··· SOURCE DATA ···

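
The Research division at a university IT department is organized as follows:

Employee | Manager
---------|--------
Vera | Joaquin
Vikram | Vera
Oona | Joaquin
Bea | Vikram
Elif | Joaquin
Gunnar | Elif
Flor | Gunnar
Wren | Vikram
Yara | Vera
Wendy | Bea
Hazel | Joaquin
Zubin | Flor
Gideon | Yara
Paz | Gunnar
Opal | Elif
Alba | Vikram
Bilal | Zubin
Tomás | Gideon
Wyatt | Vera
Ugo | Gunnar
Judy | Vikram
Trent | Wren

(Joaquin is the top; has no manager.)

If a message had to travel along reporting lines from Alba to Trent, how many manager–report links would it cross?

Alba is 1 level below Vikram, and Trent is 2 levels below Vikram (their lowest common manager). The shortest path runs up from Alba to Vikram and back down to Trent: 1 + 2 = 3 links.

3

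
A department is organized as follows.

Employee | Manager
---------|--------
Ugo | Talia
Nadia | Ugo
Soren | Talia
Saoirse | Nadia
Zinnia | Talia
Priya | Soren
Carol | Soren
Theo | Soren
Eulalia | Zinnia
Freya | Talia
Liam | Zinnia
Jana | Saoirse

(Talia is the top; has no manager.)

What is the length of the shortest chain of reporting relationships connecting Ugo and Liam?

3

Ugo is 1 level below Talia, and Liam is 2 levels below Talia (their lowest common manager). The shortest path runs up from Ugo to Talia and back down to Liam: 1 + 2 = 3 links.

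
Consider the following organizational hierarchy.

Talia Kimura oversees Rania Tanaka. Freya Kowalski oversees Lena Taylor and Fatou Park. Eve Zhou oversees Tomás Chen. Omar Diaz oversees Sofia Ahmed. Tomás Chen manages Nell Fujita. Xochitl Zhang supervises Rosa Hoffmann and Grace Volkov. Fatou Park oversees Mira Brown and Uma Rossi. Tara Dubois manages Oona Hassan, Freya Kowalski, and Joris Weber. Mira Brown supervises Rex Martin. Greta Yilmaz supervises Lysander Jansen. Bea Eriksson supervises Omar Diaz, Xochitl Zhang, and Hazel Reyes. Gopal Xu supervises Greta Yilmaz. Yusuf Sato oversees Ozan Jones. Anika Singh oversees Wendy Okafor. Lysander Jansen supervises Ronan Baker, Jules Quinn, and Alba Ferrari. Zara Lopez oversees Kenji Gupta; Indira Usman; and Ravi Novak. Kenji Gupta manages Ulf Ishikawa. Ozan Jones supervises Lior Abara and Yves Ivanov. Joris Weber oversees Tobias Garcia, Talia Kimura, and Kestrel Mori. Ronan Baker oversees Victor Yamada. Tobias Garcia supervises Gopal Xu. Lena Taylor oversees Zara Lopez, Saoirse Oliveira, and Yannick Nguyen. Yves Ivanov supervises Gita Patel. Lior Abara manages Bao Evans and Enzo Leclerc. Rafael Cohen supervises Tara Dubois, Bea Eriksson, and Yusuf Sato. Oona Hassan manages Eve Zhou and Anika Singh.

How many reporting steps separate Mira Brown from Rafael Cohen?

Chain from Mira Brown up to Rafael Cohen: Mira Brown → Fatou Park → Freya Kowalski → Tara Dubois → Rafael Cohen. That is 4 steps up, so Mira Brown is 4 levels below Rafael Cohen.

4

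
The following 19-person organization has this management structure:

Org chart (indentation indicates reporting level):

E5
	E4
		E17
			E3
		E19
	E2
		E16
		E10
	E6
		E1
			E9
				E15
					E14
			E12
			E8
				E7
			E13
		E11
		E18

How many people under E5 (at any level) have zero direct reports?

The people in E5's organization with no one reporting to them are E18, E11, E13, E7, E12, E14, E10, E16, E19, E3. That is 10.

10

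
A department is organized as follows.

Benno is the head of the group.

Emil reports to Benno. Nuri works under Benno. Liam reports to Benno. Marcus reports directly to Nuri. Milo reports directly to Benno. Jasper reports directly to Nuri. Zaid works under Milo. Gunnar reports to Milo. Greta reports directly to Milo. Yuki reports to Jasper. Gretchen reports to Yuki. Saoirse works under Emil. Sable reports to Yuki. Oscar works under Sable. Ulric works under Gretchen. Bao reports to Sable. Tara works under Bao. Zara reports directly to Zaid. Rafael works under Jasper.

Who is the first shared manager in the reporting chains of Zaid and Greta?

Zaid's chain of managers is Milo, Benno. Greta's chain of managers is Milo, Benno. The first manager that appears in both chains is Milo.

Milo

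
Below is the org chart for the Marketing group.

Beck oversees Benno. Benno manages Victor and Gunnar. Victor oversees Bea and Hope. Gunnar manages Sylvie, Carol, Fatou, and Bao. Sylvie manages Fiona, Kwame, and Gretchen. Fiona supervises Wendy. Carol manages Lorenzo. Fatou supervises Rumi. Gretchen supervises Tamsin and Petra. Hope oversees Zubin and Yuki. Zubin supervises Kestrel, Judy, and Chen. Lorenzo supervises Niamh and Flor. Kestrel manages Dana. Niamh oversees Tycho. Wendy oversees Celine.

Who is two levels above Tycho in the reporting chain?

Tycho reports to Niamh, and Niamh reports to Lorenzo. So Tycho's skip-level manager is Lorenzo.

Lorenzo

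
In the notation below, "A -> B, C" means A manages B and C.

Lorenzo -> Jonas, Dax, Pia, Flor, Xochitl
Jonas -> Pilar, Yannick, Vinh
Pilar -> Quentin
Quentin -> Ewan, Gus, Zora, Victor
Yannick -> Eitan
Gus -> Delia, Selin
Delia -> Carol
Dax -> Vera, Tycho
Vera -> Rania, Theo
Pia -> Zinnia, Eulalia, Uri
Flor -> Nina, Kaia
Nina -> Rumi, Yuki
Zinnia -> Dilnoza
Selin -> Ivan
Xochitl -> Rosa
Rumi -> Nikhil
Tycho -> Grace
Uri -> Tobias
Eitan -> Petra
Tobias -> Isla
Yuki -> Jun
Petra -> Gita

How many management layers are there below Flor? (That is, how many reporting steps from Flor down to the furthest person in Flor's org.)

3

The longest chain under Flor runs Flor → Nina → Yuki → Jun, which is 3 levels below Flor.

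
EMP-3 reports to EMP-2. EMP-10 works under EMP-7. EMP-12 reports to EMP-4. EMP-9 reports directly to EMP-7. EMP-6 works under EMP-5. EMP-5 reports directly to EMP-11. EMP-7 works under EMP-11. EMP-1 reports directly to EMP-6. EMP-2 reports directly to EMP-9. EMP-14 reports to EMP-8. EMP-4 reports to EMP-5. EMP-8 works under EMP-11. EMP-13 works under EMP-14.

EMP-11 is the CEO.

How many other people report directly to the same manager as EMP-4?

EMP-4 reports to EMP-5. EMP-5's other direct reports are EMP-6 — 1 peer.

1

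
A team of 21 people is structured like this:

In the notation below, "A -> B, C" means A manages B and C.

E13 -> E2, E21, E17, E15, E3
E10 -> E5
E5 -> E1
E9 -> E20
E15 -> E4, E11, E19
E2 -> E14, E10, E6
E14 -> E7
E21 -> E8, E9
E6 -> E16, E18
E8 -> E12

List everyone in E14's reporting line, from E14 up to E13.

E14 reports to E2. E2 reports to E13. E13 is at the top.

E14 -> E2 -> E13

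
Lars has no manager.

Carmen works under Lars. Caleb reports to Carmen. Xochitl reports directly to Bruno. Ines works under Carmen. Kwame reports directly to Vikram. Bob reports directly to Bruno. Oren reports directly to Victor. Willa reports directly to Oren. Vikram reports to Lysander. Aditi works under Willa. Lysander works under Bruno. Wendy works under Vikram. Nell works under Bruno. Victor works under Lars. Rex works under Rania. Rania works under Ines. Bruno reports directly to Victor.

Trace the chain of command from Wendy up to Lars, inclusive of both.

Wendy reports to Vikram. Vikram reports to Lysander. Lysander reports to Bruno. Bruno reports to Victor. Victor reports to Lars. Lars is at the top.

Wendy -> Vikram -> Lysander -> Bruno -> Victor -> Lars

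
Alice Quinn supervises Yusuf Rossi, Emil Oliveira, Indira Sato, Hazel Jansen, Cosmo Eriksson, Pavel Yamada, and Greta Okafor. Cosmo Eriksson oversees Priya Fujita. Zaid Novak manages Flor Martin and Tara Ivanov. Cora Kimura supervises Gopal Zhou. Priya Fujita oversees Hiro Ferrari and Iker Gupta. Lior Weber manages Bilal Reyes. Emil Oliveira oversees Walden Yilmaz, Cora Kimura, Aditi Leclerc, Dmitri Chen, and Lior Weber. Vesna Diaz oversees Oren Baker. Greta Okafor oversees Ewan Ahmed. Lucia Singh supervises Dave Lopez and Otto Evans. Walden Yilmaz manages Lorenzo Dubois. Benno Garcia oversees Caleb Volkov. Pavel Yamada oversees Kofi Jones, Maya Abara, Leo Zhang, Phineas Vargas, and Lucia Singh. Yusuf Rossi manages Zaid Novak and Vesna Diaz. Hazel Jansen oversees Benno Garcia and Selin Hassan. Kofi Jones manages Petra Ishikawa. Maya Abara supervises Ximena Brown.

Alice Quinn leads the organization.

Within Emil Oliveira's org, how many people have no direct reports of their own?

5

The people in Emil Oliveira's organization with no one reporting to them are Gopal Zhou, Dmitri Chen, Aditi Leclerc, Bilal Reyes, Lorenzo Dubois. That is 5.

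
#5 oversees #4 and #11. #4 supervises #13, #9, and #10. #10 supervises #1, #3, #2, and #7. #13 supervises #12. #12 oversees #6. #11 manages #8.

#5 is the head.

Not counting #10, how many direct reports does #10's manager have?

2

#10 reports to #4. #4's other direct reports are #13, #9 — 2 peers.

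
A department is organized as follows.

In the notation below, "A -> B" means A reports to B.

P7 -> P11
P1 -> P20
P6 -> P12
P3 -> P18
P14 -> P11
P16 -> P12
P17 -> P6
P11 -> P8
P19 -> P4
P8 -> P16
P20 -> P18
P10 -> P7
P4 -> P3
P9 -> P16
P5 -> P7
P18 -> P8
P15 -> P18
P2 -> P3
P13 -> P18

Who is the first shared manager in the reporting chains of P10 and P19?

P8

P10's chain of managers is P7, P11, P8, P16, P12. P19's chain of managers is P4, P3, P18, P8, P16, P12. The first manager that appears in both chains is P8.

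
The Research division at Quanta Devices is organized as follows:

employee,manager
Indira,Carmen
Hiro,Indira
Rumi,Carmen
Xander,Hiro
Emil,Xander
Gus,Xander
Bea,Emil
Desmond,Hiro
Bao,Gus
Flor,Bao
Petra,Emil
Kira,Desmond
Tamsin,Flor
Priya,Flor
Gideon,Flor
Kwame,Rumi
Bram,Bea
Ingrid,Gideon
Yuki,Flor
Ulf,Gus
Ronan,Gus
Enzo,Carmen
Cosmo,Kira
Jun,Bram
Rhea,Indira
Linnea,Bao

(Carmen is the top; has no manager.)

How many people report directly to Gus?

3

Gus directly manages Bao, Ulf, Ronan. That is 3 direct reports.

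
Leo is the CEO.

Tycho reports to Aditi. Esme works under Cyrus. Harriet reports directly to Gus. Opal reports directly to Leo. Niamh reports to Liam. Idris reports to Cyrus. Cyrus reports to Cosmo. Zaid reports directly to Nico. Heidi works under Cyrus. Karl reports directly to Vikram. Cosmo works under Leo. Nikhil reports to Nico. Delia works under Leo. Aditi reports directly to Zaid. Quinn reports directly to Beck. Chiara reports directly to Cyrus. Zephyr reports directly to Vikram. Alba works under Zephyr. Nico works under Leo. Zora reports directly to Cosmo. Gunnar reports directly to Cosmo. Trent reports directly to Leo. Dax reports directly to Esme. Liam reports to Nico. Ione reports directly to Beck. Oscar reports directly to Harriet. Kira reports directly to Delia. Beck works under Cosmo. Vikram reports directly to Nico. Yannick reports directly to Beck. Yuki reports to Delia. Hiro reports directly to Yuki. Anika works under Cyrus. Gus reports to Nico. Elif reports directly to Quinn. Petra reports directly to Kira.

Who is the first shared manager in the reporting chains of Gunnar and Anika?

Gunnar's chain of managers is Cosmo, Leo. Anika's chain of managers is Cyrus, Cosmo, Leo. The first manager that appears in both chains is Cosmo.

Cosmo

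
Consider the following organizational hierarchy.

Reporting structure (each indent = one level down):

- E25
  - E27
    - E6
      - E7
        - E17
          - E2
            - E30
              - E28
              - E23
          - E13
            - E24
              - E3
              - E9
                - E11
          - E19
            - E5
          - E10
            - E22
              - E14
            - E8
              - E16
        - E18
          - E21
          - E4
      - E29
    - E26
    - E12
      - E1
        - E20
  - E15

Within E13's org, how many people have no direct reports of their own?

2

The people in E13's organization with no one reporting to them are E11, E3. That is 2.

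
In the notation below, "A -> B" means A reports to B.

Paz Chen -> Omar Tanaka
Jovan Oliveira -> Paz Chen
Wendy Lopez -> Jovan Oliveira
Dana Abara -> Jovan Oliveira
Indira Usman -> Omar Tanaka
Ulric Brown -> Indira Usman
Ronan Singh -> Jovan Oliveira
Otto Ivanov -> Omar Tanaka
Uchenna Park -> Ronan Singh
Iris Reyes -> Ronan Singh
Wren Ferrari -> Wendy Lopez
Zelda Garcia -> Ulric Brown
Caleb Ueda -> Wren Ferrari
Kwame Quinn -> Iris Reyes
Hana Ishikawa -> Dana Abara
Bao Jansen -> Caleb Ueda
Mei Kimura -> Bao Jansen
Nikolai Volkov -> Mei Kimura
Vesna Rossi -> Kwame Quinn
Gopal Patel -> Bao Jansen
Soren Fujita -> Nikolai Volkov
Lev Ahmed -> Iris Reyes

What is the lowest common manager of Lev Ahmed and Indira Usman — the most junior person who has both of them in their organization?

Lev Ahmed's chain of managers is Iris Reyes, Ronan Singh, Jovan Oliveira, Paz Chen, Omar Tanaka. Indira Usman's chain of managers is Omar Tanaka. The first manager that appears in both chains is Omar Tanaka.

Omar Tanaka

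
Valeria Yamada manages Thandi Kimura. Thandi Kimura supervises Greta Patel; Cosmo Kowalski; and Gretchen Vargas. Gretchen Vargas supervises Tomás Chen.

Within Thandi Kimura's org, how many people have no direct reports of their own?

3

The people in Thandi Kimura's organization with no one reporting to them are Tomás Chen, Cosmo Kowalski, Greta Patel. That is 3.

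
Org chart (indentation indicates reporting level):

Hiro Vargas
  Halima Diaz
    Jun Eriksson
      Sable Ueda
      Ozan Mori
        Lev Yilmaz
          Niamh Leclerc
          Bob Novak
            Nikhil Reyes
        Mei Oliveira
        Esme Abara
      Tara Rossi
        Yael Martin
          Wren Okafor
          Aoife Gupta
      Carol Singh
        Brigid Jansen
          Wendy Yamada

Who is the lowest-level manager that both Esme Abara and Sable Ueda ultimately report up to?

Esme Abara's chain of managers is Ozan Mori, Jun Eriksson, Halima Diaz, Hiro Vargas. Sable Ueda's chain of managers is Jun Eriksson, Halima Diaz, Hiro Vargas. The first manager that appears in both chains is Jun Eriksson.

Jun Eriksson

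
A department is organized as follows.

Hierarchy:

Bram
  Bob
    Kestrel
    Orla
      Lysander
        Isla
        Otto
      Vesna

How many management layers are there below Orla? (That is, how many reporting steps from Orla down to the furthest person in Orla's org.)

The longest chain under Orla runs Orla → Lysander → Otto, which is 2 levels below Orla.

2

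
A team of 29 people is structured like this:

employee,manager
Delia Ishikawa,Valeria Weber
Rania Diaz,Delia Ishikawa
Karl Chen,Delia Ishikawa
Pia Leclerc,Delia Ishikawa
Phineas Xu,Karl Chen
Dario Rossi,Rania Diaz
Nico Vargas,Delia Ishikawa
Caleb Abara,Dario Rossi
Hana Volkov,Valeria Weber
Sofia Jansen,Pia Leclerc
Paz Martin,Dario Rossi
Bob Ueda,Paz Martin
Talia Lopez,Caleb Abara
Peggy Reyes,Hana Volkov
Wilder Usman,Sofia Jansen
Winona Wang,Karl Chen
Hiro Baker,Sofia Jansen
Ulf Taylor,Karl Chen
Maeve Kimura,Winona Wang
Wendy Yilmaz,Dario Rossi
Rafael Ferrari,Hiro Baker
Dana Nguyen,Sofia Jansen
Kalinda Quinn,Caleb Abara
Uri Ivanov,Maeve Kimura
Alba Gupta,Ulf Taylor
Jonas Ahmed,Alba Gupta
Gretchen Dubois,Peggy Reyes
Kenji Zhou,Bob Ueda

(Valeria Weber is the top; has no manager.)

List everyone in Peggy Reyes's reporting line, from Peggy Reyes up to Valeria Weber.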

···

**EXERCISE GOAL:**
Within the data above, filter for lines containing the word "Quentin" and copy each one.

**TASK ANSWER:**
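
Pilar -> Quentin
Quentin -> Ewan, Gus, Zora, Victor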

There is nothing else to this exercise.